[[ SUPPLIED RECORDS open ]]

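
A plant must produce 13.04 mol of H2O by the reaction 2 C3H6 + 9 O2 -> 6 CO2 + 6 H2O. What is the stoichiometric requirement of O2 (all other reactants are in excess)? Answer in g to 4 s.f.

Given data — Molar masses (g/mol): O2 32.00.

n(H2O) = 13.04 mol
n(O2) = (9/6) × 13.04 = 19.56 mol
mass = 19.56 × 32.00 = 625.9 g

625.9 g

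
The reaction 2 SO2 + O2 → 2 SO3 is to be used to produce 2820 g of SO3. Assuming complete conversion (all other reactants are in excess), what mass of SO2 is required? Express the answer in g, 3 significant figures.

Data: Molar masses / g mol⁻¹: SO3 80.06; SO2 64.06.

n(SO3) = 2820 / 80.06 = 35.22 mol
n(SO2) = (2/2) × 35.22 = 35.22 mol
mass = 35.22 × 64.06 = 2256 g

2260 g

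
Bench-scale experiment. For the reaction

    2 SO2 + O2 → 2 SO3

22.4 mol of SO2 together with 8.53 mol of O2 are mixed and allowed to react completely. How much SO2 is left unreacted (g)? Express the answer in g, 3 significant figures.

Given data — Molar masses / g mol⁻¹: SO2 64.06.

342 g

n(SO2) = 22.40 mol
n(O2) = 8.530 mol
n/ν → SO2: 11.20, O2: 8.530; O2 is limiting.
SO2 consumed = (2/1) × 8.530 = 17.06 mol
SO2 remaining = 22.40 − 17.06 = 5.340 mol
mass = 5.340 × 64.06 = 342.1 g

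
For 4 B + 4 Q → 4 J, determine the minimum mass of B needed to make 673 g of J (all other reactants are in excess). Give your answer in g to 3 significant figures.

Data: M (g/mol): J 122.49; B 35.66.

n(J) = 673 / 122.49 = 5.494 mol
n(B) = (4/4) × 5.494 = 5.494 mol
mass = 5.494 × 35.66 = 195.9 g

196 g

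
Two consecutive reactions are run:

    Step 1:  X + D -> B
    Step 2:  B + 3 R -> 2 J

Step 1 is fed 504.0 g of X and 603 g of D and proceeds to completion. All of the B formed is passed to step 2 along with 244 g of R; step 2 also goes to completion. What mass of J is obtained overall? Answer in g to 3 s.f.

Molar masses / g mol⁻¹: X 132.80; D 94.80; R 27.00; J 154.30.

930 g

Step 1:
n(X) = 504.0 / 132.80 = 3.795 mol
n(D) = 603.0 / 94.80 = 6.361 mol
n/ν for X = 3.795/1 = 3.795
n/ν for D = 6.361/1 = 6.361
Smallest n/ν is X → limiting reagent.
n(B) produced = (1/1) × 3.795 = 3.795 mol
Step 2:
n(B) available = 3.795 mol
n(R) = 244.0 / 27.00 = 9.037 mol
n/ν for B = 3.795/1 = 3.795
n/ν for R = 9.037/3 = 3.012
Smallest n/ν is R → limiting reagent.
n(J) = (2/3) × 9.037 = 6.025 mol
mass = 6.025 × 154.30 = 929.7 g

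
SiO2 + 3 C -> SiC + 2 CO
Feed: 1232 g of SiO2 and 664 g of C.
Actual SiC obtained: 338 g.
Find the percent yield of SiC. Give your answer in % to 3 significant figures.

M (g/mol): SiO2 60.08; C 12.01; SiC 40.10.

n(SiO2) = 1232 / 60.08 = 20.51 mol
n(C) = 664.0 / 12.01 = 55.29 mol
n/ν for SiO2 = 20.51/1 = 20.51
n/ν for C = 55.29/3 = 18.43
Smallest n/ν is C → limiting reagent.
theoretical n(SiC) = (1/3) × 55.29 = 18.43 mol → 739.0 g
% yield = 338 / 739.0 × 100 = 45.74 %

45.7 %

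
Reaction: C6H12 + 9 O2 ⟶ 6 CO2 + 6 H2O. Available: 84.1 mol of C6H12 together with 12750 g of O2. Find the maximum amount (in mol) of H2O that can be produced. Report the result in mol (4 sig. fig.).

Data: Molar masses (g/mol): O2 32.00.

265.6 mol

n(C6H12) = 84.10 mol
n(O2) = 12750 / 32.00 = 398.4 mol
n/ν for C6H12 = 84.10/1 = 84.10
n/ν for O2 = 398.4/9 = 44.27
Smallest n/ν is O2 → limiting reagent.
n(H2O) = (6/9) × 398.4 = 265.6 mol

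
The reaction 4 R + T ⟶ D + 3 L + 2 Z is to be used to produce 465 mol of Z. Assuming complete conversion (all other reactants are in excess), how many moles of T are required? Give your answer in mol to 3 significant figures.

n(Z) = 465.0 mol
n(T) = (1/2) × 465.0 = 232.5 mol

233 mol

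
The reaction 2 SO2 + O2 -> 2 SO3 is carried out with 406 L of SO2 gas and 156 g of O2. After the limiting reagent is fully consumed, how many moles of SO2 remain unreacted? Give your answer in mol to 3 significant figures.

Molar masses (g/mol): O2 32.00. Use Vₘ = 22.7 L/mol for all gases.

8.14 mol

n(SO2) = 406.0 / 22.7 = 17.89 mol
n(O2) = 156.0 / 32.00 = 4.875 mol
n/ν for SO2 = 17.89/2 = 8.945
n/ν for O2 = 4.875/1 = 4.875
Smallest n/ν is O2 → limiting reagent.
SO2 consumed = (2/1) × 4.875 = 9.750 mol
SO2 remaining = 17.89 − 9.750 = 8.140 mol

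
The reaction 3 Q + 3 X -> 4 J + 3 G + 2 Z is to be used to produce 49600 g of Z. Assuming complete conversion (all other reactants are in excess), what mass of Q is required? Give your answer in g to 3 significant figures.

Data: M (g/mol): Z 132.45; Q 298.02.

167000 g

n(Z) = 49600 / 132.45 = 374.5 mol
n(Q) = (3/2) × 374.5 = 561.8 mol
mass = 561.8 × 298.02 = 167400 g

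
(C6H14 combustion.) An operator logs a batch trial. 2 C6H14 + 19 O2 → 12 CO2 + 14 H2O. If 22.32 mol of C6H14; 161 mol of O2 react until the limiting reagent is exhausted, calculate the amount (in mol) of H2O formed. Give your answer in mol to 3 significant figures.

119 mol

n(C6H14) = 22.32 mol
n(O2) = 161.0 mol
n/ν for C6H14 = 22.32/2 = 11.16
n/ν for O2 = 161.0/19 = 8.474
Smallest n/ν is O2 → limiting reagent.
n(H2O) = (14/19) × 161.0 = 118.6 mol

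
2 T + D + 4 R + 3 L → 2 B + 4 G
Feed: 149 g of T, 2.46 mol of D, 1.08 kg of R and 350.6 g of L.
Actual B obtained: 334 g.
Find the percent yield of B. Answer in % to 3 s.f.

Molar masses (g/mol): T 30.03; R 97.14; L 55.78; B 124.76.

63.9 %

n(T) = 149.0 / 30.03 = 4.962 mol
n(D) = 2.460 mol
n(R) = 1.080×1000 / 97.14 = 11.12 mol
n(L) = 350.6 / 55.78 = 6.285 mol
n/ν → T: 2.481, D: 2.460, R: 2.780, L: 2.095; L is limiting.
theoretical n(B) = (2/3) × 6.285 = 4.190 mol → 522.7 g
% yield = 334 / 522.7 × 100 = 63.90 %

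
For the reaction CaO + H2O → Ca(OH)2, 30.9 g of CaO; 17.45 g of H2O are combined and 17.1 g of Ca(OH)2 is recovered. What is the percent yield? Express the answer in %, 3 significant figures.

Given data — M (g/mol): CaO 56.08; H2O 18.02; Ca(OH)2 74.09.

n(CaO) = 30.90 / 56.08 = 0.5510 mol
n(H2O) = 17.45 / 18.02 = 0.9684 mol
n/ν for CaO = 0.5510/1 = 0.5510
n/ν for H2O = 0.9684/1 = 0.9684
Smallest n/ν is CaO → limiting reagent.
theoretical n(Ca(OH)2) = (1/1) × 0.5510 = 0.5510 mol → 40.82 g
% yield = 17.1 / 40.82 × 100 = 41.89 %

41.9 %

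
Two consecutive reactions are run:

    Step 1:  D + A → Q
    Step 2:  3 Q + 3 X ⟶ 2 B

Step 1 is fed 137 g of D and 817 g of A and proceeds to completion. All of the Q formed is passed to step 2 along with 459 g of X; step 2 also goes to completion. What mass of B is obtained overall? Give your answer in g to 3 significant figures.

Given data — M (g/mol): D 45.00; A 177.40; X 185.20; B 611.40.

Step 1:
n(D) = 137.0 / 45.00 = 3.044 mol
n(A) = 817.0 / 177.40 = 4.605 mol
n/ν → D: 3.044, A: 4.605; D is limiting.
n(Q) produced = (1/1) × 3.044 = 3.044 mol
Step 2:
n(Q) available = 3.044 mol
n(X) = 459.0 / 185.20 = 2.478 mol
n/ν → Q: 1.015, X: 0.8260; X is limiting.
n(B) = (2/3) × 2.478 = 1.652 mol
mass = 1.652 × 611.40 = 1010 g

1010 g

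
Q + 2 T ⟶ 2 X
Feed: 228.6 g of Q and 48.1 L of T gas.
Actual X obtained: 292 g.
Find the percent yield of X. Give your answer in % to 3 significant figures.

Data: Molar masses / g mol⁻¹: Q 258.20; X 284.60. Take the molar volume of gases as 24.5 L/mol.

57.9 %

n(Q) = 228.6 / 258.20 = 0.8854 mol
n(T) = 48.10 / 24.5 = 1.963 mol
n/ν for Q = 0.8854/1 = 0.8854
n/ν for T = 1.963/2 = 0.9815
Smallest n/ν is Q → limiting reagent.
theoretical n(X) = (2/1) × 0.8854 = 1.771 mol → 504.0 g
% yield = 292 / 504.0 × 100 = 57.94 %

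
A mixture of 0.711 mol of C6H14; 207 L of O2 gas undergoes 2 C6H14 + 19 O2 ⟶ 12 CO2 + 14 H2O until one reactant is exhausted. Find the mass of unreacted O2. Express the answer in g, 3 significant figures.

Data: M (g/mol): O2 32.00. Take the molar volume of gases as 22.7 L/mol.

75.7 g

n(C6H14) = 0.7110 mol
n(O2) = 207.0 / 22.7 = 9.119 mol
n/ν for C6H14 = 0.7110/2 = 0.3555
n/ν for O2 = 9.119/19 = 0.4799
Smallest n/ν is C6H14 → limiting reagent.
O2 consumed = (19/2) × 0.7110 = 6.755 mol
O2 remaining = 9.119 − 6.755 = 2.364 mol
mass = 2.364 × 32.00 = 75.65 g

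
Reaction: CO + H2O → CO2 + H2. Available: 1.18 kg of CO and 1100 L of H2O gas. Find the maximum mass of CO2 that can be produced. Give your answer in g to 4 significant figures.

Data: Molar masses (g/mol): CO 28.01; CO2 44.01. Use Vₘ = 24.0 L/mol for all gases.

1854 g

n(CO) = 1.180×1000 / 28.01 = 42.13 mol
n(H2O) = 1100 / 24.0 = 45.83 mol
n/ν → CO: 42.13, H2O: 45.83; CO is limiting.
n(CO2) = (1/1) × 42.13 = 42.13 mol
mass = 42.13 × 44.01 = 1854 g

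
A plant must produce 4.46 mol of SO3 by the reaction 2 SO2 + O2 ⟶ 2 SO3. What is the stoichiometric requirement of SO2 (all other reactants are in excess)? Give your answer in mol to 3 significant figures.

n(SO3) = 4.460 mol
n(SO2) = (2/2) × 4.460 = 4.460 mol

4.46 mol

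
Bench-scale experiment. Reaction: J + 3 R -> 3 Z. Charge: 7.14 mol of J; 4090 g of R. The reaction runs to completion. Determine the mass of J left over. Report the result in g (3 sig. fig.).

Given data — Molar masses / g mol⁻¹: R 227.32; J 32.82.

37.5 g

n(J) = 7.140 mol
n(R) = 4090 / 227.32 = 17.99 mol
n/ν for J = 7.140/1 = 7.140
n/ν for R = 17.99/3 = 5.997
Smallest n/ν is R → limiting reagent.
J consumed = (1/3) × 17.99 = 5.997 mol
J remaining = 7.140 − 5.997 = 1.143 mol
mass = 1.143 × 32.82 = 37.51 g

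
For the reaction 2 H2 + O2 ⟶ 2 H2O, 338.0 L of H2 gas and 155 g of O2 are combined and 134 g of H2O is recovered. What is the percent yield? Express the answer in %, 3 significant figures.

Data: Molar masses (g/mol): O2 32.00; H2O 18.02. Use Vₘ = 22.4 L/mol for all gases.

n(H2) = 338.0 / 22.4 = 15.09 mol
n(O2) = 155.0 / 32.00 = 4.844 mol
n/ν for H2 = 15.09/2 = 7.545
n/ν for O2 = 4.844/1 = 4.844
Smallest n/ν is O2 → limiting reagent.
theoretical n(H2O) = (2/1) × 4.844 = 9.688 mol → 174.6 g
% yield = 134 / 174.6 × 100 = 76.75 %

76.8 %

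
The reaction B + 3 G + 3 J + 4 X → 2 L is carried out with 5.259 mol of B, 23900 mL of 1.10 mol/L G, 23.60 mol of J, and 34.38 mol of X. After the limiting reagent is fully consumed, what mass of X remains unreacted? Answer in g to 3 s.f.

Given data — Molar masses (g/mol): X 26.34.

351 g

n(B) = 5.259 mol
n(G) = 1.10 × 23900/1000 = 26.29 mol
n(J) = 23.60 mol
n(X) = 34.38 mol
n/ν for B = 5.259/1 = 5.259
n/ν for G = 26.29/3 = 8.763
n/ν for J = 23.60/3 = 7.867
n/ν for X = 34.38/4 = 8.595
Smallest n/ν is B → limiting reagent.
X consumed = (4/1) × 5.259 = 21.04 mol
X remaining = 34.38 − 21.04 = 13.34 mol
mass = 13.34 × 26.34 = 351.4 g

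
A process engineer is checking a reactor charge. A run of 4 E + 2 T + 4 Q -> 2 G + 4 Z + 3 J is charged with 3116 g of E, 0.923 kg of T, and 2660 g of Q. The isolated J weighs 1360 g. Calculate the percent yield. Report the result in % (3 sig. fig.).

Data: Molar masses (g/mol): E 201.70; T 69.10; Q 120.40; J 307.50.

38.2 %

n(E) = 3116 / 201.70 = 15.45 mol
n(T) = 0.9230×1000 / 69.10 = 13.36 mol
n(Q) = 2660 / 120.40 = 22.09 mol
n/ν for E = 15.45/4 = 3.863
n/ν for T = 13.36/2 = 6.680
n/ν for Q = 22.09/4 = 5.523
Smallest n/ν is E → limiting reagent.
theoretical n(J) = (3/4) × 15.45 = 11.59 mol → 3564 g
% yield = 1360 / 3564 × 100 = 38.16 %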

[[ SUPPLIED RECORDS closed ]]

#### INSTRUCTIONS TO FOLLOW:
For the word "fully", state how many lines of the material contain it. Give the number and no more.

#### EXERCISE SOLUTION:
2